== PROBLEM DESCRIPTION ==
Up to and including the line with "Answer: 1861527/202 ≈ 9215.5", return every line from the start of the entries below exactly.

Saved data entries
━━━━━━

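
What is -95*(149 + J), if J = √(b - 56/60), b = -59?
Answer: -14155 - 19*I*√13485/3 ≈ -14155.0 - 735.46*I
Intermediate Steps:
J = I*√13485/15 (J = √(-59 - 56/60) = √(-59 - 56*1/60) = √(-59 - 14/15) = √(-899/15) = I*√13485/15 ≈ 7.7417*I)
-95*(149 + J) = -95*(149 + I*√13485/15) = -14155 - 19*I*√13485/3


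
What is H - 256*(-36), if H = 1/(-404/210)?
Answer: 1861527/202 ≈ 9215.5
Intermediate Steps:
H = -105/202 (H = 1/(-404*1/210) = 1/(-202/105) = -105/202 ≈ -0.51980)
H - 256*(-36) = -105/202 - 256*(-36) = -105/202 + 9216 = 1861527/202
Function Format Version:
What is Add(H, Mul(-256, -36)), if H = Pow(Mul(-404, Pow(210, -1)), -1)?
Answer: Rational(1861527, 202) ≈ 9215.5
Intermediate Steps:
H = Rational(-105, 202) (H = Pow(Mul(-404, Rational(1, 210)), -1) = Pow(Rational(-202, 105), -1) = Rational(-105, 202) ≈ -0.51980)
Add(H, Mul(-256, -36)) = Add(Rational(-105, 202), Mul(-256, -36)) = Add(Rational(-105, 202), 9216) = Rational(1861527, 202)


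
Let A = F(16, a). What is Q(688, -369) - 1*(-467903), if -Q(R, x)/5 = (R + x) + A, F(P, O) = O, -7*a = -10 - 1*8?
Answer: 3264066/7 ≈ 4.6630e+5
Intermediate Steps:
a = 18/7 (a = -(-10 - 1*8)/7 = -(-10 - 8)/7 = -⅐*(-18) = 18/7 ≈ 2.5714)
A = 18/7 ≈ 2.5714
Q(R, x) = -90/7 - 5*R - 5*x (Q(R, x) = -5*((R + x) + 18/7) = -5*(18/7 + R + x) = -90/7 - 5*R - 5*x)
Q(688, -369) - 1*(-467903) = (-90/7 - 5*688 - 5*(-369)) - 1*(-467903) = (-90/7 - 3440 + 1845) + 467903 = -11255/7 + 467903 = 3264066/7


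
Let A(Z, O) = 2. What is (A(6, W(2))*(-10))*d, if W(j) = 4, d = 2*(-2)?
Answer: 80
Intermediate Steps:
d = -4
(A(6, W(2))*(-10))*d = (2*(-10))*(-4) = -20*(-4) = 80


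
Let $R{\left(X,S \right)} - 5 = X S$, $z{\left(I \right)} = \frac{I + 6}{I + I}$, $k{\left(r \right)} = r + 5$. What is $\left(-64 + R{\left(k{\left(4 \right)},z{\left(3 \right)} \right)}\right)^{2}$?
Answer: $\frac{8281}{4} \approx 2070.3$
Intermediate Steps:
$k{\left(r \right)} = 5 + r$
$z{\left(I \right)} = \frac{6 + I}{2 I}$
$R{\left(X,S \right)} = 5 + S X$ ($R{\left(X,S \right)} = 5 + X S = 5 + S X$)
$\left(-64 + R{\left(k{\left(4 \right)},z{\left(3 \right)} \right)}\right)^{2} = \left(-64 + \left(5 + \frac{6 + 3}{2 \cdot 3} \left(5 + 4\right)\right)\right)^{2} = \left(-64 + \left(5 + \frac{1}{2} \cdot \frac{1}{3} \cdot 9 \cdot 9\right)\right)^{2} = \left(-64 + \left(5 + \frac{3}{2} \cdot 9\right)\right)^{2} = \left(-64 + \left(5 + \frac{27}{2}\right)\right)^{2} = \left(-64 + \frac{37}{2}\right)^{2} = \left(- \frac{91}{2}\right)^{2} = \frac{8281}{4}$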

━━━━━━

== ANSWER SECTION ==
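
What is -95*(149 + J), if J = √(b - 56/60), b = -59?
Answer: -14155 - 19*I*√13485/3 ≈ -14155.0 - 735.46*I
Intermediate Steps:
J = I*√13485/15 (J = √(-59 - 56/60) = √(-59 - 56*1/60) = √(-59 - 14/15) = √(-899/15) = I*√13485/15 ≈ 7.7417*I)
-95*(149 + J) = -95*(149 + I*√13485/15) = -14155 - 19*I*√13485/3


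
What is H - 256*(-36), if H = 1/(-404/210)?
Answer: 1861527/202 ≈ 9215.5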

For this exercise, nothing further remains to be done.